Dataset records:

● ● ● ●

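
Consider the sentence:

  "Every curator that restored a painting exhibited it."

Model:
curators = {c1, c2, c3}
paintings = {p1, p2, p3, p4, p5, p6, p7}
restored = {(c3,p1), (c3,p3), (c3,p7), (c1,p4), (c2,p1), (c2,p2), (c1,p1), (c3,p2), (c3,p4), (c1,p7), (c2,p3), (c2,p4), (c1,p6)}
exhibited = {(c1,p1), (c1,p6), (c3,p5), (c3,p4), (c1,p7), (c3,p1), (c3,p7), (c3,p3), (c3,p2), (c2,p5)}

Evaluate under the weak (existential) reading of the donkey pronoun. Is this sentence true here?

"it" takes "a painting" as antecedent — a donkey pronoun bound across the clause boundary.
Weak reading: every curator c with some restored-painting has at least one restored-painting p such that exhibited(c,p).
Per curator: c1:✓  c2:✗  c3:✓
c2 has no witness among its restored-paintings.

False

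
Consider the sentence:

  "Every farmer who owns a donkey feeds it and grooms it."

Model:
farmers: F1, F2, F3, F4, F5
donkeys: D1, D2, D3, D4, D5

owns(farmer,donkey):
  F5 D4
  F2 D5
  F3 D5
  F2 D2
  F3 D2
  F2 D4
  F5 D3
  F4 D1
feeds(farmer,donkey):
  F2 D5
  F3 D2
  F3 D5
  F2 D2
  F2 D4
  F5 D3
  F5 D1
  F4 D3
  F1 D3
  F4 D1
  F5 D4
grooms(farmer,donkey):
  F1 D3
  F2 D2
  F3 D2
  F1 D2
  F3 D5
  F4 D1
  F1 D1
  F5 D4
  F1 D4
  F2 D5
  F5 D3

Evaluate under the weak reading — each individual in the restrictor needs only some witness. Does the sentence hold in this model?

True

"it" takes "a donkey" as antecedent — a donkey pronoun bound across the clause boundary.
Weak reading: every farmer f with some owns-donkey has at least one owns-donkey d such that feeds(f,d) ∧ grooms(f,d).
Per farmer: F2:✓  F3:✓  F4:✓  F5:✓
Every farmer in the restrictor has a witness.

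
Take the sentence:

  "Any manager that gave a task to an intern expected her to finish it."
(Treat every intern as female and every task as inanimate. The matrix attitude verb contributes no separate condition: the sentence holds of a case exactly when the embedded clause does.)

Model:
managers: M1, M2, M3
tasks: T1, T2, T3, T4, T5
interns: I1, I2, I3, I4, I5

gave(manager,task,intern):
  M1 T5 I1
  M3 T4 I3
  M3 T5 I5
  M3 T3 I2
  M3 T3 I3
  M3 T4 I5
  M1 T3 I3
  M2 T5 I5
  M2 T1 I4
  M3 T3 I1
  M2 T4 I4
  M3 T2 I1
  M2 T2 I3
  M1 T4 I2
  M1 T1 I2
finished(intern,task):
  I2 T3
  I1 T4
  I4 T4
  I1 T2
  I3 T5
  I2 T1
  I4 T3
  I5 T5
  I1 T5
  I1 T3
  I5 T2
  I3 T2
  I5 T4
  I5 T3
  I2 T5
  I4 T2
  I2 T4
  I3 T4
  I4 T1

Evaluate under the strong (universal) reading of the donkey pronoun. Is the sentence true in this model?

"her" takes "an intern" as antecedent and "it" takes "a task"; both are donkey pronouns co-varying with the restrictor.
Strong reading: for every (m,t,i) with gave(m,t,i), finished(i,t).
Restrictor triples: (M1,T1,I2)→finished(I2,T1) ✓  (M1,T3,I3)→finished(I3,T3) ✗  (M1,T4,I2)→finished(I2,T4) ✓  (M1,T5,I1)→finished(I1,T5) ✓  (M2,T1,I4)→finished(I4,T1) ✓  (M2,T2,I3)→finished(I3,T2) ✓  (M2,T4,I4)→finished(I4,T4) ✓  (M2,T5,I5)→finished(I5,T5) ✓  (M3,T2,I1)→finished(I1,T2) ✓  (M3,T3,I1)→finished(I1,T3) ✓  (M3,T3,I2)→finished(I2,T3) ✓  (M3,T3,I3)→finished(I3,T3) ✗  (M3,T4,I3)→finished(I3,T4) ✓  (M3,T4,I5)→finished(I5,T4) ✓  (M3,T5,I5)→finished(I5,T5) ✓
Counterexample: (M1,T3,I3) — finished(I3,T3) does not hold.

False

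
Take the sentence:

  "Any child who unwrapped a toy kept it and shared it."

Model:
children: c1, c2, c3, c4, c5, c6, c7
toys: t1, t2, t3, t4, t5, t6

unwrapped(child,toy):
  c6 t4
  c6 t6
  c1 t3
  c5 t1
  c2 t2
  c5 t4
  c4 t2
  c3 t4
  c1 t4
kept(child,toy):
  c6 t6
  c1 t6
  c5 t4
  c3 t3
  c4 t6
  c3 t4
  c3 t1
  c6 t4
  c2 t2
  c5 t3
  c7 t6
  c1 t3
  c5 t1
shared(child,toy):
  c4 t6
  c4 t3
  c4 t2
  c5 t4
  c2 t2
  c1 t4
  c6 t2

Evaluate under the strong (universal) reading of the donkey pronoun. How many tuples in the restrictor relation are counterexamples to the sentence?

"it" takes "a toy" as antecedent — a donkey pronoun bound across the clause boundary.
Strong reading: for every (c,t) with unwrapped(c,t), kept(c,t) ∧ shared(c,t).
Restrictor pairs: (c1,t3) ✗  (c1,t4) ✗  (c2,t2) ✓  (c3,t4) ✗  (c4,t2) ✗  (c5,t1) ✗  (c5,t4) ✓  (c6,t4) ✗  (c6,t6) ✗
Counterexamples (restrictor pairs failing the scope): 7.

7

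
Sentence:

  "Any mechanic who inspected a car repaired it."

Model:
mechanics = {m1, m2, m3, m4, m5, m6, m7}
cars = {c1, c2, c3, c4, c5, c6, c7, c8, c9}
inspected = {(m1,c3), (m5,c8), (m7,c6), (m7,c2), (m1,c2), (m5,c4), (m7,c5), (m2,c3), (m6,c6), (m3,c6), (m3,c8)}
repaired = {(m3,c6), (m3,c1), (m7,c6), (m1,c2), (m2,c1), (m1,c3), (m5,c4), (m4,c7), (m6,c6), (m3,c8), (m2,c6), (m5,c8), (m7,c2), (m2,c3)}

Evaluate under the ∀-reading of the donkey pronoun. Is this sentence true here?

"it" takes "a car" as antecedent — a donkey pronoun bound across the clause boundary.
Strong reading: for every (m,c) with inspected(m,c), repaired(m,c).
Restrictor pairs: (m1,c2) ✓  (m1,c3) ✓  (m2,c3) ✓  (m3,c6) ✓  (m3,c8) ✓  (m5,c4) ✓  (m5,c8) ✓  (m6,c6) ✓  (m7,c2) ✓  (m7,c5) ✗  (m7,c6) ✓
Counterexample: (m7,c5) is in inspected but fails the scope.

False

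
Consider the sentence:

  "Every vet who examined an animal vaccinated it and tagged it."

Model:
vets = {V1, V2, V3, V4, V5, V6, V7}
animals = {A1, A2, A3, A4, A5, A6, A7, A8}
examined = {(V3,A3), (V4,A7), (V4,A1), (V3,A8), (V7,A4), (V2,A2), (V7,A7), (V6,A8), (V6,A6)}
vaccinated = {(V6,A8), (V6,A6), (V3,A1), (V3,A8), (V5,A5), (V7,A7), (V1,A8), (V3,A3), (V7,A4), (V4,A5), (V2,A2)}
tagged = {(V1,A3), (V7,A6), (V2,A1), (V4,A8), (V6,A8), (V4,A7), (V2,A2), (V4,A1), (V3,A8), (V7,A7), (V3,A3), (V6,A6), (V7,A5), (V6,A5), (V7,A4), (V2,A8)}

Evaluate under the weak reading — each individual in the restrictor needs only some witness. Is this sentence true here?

"it" takes "an animal" as antecedent — a donkey pronoun bound across the clause boundary.
Weak reading: every vet v with some examined-animal has at least one examined-animal a such that vaccinated(v,a) ∧ tagged(v,a).
Per vet: V2:✓  V3:✓  V4:✗  V6:✓  V7:✓
V4 has no witness among its examined-animals.

False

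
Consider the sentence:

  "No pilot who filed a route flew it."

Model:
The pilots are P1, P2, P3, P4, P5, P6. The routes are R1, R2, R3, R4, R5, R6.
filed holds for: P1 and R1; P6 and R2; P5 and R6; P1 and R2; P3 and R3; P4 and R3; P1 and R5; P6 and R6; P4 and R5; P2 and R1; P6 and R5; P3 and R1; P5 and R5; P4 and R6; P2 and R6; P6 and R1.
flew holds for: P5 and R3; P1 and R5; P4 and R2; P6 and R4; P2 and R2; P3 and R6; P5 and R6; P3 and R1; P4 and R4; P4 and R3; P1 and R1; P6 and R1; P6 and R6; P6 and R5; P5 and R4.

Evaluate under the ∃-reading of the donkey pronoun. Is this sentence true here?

False

"it" takes "a route" as antecedent — a donkey pronoun bound across the clause boundary.
Truth condition: for no (p,r) with filed(p,r) does flew(p,r) hold.
Restrictor pairs — does the scope hold? (P1,R1):holds  (P1,R2):fails  (P1,R5):holds  (P2,R1):fails  (P2,R6):fails  (P3,R1):holds  (P3,R3):fails  (P4,R3):holds  (P4,R5):fails  (P4,R6):fails  (P5,R5):fails  (P5,R6):holds  (P6,R1):holds  (P6,R2):fails  (P6,R5):holds  (P6,R6):holds
Scope holds for 8 pair(s), so the sentence is false.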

● ● ● ●

Action item:
Look above for the line holding "pilot who filed". Print it and every line after it, exactly, through the line holding "filed holds for: P1".

Response to this exercise:
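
  "No pilot who filed a route flew it."

Model:
The pilots are P1, P2, P3, P4, P5, P6. The routes are R1, R2, R3, R4, R5, R6.
filed holds for: P1 and R1; P6 and R2; P5 and R6; P1 and R2; P3 and R3; P4 and R3; P1 and R5; P6 and R6; P4 and R5; P2 and R1; P6 and R5; P3 and R1; P5 and R5; P4 and R6; P2 and R6; P6 and R1.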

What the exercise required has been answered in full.